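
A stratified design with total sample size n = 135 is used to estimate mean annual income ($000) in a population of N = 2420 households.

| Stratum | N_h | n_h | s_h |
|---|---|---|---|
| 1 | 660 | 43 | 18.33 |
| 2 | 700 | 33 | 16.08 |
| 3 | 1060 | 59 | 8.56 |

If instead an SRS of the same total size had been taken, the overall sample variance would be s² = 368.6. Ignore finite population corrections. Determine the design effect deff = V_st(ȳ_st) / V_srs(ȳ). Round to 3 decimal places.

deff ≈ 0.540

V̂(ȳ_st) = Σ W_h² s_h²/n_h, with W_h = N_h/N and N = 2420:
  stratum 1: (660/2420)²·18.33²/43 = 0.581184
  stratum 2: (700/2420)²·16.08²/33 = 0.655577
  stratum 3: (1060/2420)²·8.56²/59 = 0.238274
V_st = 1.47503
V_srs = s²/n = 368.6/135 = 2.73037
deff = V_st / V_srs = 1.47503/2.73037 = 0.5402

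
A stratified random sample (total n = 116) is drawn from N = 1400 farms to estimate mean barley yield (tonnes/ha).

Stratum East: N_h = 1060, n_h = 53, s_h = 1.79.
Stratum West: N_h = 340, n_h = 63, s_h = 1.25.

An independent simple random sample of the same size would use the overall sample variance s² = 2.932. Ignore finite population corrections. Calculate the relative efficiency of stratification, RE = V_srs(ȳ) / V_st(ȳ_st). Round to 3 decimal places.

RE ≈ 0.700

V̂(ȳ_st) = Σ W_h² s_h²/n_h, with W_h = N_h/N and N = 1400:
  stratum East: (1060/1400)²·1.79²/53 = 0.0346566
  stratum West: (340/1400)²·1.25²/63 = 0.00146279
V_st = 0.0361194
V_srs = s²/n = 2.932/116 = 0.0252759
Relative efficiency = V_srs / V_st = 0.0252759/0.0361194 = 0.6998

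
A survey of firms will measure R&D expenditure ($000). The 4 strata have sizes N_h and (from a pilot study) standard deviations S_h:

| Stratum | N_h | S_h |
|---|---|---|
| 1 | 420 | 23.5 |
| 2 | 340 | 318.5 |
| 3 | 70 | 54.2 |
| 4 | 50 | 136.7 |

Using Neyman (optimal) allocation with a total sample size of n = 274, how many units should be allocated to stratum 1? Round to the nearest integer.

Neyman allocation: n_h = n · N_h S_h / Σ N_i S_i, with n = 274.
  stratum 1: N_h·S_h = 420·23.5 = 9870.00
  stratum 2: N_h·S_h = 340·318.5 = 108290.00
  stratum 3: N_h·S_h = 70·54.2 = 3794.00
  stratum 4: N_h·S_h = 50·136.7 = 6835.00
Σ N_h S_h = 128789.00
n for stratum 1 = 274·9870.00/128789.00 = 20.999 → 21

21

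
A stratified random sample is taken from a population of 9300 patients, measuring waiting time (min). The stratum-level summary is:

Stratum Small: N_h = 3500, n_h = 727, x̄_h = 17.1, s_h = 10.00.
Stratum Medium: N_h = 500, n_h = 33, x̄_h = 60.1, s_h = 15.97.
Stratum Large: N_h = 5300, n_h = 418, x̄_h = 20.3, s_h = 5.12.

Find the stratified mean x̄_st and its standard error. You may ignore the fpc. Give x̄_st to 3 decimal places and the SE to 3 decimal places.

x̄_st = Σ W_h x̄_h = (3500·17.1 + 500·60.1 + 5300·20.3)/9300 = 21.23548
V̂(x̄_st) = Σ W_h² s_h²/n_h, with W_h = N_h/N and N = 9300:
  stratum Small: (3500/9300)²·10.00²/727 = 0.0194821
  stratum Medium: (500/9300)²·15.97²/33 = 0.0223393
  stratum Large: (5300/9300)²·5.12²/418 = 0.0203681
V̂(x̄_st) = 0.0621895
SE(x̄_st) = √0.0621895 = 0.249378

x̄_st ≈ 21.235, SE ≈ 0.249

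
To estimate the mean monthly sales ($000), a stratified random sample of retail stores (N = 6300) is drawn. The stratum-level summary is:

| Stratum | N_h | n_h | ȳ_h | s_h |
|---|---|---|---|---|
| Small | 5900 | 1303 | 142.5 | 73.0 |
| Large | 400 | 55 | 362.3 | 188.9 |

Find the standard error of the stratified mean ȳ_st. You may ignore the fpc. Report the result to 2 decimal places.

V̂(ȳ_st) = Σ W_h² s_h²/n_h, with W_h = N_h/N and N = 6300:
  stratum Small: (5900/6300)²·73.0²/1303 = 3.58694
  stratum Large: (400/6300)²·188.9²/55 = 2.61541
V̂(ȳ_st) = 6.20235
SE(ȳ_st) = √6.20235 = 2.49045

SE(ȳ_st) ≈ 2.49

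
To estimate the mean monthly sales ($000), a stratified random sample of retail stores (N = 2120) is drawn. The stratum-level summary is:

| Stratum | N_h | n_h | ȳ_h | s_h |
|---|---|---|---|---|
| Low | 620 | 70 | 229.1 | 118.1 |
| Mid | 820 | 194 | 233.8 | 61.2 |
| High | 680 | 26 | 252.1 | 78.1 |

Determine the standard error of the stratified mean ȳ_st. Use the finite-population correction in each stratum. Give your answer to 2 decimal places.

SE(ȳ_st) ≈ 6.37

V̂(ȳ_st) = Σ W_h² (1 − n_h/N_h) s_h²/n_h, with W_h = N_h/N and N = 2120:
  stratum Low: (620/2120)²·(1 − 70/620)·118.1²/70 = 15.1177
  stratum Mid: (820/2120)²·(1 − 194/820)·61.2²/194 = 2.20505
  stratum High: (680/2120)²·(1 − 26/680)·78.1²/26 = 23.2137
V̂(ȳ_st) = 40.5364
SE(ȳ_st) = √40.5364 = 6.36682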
════
WORK REQUEST -
The full set of entries has to be duplicated precisely.

RESPONSE BOX -
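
A stratified design with total sample size n = 135 is used to estimate mean annual income ($000) in a population of N = 2420 households.

| Stratum | N_h | n_h | s_h |
|---|---|---|---|
| 1 | 660 | 43 | 18.33 |
| 2 | 700 | 33 | 16.08 |
| 3 | 1060 | 59 | 8.56 |

If instead an SRS of the same total size had been taken, the overall sample variance would be s² = 368.6. Ignore finite population corrections. Determine the design effect deff = V_st(ȳ_st) / V_srs(ȳ). Round to 3 decimal places.

deff ≈ 0.540

V̂(ȳ_st) = Σ W_h² s_h²/n_h, with W_h = N_h/N and N = 2420:
  stratum 1: (660/2420)²·18.33²/43 = 0.581184
  stratum 2: (700/2420)²·16.08²/33 = 0.655577
  stratum 3: (1060/2420)²·8.56²/59 = 0.238274
V_st = 1.47503
V_srs = s²/n = 368.6/135 = 2.73037
deff = V_st / V_srs = 1.47503/2.73037 = 0.5402

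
A stratified random sample (total n = 116) is drawn from N = 1400 farms to estimate mean barley yield (tonnes/ha).

Stratum East: N_h = 1060, n_h = 53, s_h = 1.79.
Stratum West: N_h = 340, n_h = 63, s_h = 1.25.

An independent simple random sample of the same size would use the overall sample variance s² = 2.932. Ignore finite population corrections. Calculate the relative efficiency of stratification, RE = V_srs(ȳ) / V_st(ȳ_st). Round to 3 decimal places.

RE ≈ 0.700

V̂(ȳ_st) = Σ W_h² s_h²/n_h, with W_h = N_h/N and N = 1400:
  stratum East: (1060/1400)²·1.79²/53 = 0.0346566
  stratum West: (340/1400)²·1.25²/63 = 0.00146279
V_st = 0.0361194
V_srs = s²/n = 2.932/116 = 0.0252759
Relative efficiency = V_srs / V_st = 0.0252759/0.0361194 = 0.6998

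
A survey of firms will measure R&D expenditure ($000). The 4 strata have sizes N_h and (from a pilot study) standard deviations S_h:

| Stratum | N_h | S_h |
|---|---|---|
| 1 | 420 | 23.5 |
| 2 | 340 | 318.5 |
| 3 | 70 | 54.2 |
| 4 | 50 | 136.7 |

Using Neyman (optimal) allocation with a total sample size of n = 274, how many units should be allocated to stratum 1? Round to the nearest integer.

Neyman allocation: n_h = n · N_h S_h / Σ N_i S_i, with n = 274.
  stratum 1: N_h·S_h = 420·23.5 = 9870.00
  stratum 2: N_h·S_h = 340·318.5 = 108290.00
  stratum 3: N_h·S_h = 70·54.2 = 3794.00
  stratum 4: N_h·S_h = 50·136.7 = 6835.00
Σ N_h S_h = 128789.00
n for stratum 1 = 274·9870.00/128789.00 = 20.999 → 21

21

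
A stratified random sample is taken from a population of 9300 patients, measuring waiting time (min). The stratum-level summary is:

Stratum Small: N_h = 3500, n_h = 727, x̄_h = 17.1, s_h = 10.00.
Stratum Medium: N_h = 500, n_h = 33, x̄_h = 60.1, s_h = 15.97.
Stratum Large: N_h = 5300, n_h = 418, x̄_h = 20.3, s_h = 5.12.

Find the stratified mean x̄_st and its standard error. You may ignore the fpc. Give x̄_st to 3 decimal places and the SE to 3 decimal places.

x̄_st = Σ W_h x̄_h = (3500·17.1 + 500·60.1 + 5300·20.3)/9300 = 21.23548
V̂(x̄_st) = Σ W_h² s_h²/n_h, with W_h = N_h/N and N = 9300:
  stratum Small: (3500/9300)²·10.00²/727 = 0.0194821
  stratum Medium: (500/9300)²·15.97²/33 = 0.0223393
  stratum Large: (5300/9300)²·5.12²/418 = 0.0203681
V̂(x̄_st) = 0.0621895
SE(x̄_st) = √0.0621895 = 0.249378

x̄_st ≈ 21.235, SE ≈ 0.249

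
To estimate the mean monthly sales ($000), a stratified random sample of retail stores (N = 6300) is drawn. The stratum-level summary is:

| Stratum | N_h | n_h | ȳ_h | s_h |
|---|---|---|---|---|
| Small | 5900 | 1303 | 142.5 | 73.0 |
| Large | 400 | 55 | 362.3 | 188.9 |

Find the standard error of the stratified mean ȳ_st. You may ignore the fpc. Report the result to 2 decimal places.

V̂(ȳ_st) = Σ W_h² s_h²/n_h, with W_h = N_h/N and N = 6300:
  stratum Small: (5900/6300)²·73.0²/1303 = 3.58694
  stratum Large: (400/6300)²·188.9²/55 = 2.61541
V̂(ȳ_st) = 6.20235
SE(ȳ_st) = √6.20235 = 2.49045

SE(ȳ_st) ≈ 2.49

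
To estimate the mean monthly sales ($000), a stratified random sample of retail stores (N = 2120) is drawn. The stratum-level summary is:

| Stratum | N_h | n_h | ȳ_h | s_h |
|---|---|---|---|---|
| Low | 620 | 70 | 229.1 | 118.1 |
| Mid | 820 | 194 | 233.8 | 61.2 |
| High | 680 | 26 | 252.1 | 78.1 |

Determine the standard error of the stratified mean ȳ_st. Use the finite-population correction in each stratum. Give your answer to 2 decimal places.

SE(ȳ_st) ≈ 6.37

V̂(ȳ_st) = Σ W_h² (1 − n_h/N_h) s_h²/n_h, with W_h = N_h/N and N = 2120:
  stratum Low: (620/2120)²·(1 − 70/620)·118.1²/70 = 15.1177
  stratum Mid: (820/2120)²·(1 − 194/820)·61.2²/194 = 2.20505
  stratum High: (680/2120)²·(1 − 26/680)·78.1²/26 = 23.2137
V̂(ȳ_st) = 40.5364
SE(ȳ_st) = √40.5364 = 6.36682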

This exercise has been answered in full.